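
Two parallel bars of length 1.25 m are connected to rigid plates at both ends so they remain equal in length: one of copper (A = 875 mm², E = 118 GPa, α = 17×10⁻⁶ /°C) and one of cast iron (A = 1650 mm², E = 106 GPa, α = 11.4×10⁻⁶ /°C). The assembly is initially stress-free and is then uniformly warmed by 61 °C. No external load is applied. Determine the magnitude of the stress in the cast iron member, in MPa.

σ ≈ 13.4 MPa (tensile)

The copper has the larger α, so on heating it would change length more than the cast iron if both were free. The rigid plates force a common final length, so the copper is put into compression and the cast iron into tension, with equal and opposite forces P (no external load).
Equating the net (thermal + elastic) strains gives |α₁ − α₂|·ΔT = P·[1/(A₁E₁) + 1/(A₂E₂)].
|α₁ − α₂|·ΔT = 5.6×10⁻⁶ × 61 = 0.0003416.
1/(A₁E₁) + 1/(A₂E₂) = 1/(875×118×10³) + 1/(1650×106×10³) = 1.54×10⁻⁸ N⁻¹.
P = 0.0003416 / 1.54×10⁻⁸ = 22180 N = 22.18 kN.
σ_{cast iron} = P/A₂ = 22180/1650 = 13.44 MPa, tensile.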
- - - - - - -
> What is required
With nothing left out, output the whole listing exactly.

> Written solution
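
Two parallel bars of length 1.25 m are connected to rigid plates at both ends so they remain equal in length: one of copper (A = 875 mm², E = 118 GPa, α = 17×10⁻⁶ /°C) and one of cast iron (A = 1650 mm², E = 106 GPa, α = 11.4×10⁻⁶ /°C). The assembly is initially stress-free and is then uniformly warmed by 61 °C. No external load is applied. Determine the magnitude of the stress in the cast iron member, in MPa.

σ ≈ 13.4 MPa (tensile)

The copper has the larger α, so on heating it would change length more than the cast iron if both were free. The rigid plates force a common final length, so the copper is put into compression and the cast iron into tension, with equal and opposite forces P (no external load).
Equating the net (thermal + elastic) strains gives |α₁ − α₂|·ΔT = P·[1/(A₁E₁) + 1/(A₂E₂)].
|α₁ − α₂|·ΔT = 5.6×10⁻⁶ × 61 = 0.0003416.
1/(A₁E₁) + 1/(A₂E₂) = 1/(875×118×10³) + 1/(1650×106×10³) = 1.54×10⁻⁸ N⁻¹.
P = 0.0003416 / 1.54×10⁻⁸ = 22180 N = 22.18 kN.
σ_{cast iron} = P/A₂ = 22180/1650 = 13.44 MPa, tensile.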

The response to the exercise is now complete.